## Your goal:
A single number is required: how many lines in the entries hold the word "kegs".

Dataset entries
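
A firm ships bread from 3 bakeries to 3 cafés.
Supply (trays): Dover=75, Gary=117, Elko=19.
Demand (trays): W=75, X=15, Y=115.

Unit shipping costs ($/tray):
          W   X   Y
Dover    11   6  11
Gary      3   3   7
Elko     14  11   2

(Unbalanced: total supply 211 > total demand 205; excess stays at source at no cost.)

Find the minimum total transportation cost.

Optimal allocation:
  Dover–X: 15 trays
  Dover–Y: 54 trays
  Gary–W: 75 trays
  Gary–Y: 42 trays
  Elko–Y: 19 trays
Total cost = $1241.
(Supply check: Dover ships 69; Gary ships 117; Elko ships 19.)

1241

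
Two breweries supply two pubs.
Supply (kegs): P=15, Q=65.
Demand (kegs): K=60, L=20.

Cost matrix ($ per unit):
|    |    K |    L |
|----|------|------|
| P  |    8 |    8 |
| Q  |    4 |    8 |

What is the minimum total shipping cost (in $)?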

## Solution:
2